### THE TASK
Search the records for the string "logic" and copy every line in which it appears.
▽
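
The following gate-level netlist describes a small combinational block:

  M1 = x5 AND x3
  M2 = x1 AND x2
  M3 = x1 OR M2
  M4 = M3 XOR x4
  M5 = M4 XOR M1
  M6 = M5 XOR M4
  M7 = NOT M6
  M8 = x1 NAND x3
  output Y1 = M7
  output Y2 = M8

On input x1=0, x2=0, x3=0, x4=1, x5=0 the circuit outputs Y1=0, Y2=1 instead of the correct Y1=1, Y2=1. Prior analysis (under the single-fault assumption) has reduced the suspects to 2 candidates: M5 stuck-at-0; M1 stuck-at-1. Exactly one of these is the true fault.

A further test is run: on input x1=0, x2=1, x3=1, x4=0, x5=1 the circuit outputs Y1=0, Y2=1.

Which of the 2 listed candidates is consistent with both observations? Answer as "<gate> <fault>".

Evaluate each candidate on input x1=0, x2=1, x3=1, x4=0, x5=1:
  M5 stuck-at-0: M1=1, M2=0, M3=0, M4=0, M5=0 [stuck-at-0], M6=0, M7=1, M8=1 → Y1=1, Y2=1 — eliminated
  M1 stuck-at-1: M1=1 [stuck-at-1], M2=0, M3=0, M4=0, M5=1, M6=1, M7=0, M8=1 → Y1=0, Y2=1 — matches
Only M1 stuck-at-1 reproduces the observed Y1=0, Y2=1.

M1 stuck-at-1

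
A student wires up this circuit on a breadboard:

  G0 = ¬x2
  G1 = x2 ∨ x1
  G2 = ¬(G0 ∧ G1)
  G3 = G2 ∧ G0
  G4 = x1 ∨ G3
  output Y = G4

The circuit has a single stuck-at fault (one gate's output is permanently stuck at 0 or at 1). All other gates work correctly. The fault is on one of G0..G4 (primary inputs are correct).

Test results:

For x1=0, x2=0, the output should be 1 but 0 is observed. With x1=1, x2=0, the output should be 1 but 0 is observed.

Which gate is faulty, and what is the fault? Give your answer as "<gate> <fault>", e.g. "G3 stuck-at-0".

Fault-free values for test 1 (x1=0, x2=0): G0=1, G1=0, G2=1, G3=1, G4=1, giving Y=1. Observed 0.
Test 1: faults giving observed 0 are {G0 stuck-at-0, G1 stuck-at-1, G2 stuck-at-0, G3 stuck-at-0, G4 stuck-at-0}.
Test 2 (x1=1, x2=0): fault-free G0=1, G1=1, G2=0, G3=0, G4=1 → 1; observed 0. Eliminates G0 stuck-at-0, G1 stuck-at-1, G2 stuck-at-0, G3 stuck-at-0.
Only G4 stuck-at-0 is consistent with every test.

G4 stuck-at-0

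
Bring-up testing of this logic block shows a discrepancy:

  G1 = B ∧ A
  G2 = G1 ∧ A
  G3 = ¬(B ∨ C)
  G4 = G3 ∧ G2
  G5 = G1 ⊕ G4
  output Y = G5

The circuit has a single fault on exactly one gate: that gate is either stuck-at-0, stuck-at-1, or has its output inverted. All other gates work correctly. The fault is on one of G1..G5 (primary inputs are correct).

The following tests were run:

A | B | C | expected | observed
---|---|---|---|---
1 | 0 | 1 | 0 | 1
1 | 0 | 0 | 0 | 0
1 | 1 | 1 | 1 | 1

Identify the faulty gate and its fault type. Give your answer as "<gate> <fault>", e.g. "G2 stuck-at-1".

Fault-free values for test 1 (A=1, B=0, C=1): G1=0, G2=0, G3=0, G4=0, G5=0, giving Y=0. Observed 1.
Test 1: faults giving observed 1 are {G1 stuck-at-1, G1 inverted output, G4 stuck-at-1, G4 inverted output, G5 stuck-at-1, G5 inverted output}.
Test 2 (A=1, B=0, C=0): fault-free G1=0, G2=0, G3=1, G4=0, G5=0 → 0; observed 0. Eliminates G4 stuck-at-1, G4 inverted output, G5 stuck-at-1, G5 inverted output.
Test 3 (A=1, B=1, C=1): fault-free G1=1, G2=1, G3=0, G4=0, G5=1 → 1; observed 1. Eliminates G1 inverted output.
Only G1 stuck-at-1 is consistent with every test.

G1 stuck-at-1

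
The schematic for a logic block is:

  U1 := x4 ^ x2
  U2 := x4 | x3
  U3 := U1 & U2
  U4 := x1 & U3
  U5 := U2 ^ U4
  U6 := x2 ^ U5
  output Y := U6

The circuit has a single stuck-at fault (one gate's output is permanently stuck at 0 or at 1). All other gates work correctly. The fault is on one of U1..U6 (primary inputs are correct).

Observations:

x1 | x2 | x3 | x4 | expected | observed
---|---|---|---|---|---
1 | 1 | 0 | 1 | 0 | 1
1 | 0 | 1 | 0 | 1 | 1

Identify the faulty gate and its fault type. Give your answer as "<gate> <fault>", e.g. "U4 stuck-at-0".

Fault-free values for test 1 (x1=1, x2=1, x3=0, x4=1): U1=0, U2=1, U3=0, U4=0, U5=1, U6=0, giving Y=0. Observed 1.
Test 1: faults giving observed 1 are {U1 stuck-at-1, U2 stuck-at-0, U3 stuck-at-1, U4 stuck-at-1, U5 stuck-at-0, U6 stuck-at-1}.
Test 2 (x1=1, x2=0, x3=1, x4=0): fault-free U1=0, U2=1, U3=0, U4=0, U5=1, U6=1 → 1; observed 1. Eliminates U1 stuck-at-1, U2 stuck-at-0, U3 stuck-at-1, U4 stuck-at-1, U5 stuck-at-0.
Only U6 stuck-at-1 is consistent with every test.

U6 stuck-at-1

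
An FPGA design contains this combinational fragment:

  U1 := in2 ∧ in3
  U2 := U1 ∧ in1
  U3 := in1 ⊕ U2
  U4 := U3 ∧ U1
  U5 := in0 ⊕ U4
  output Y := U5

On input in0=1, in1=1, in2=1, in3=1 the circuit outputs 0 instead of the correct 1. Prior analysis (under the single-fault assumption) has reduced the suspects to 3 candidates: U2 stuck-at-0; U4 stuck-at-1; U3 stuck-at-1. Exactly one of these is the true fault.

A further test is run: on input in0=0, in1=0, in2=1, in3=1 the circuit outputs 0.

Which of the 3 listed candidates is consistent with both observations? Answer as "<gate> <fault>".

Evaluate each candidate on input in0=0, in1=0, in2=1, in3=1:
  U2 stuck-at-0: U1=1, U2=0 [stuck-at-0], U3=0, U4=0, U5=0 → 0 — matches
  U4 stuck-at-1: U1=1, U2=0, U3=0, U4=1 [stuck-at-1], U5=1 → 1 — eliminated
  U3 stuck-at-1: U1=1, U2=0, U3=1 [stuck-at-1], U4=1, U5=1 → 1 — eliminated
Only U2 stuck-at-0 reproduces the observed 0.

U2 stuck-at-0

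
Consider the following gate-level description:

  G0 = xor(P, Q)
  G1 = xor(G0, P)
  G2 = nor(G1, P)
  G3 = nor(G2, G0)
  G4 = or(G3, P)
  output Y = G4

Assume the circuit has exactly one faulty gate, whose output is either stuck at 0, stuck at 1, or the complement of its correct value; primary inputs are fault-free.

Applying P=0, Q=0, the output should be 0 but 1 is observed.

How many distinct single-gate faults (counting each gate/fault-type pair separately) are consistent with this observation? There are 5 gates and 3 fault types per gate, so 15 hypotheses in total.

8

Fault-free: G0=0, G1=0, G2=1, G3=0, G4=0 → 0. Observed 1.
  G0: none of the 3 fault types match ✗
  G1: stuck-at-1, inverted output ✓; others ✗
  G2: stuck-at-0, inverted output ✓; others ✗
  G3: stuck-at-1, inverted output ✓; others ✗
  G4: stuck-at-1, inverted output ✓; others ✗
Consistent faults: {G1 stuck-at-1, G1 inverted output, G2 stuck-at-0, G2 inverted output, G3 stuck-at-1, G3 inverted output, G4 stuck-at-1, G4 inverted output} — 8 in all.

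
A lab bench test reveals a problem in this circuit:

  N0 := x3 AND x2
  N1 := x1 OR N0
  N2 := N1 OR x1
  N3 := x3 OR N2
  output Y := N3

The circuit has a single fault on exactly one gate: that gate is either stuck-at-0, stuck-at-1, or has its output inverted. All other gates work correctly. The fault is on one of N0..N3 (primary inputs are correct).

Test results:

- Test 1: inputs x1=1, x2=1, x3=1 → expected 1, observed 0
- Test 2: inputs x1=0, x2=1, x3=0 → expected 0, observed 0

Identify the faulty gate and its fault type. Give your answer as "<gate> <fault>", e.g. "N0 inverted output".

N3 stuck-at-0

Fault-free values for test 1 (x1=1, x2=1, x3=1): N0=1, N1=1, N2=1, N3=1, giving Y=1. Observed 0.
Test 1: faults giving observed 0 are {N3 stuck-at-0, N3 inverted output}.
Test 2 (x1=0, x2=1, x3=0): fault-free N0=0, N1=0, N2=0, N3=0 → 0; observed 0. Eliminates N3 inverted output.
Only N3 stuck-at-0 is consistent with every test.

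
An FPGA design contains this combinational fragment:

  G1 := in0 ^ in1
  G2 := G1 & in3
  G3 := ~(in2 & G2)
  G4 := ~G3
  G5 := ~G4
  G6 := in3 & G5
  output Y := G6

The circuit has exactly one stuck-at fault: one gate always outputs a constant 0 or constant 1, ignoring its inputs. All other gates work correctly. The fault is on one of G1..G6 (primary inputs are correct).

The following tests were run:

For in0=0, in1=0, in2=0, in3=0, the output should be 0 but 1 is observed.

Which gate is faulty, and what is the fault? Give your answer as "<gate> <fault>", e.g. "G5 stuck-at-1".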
△
### OUTPUT OF THE EXERCISE
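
Bring-up testing of this logic block shows a discrepancy:
The schematic for a logic block is: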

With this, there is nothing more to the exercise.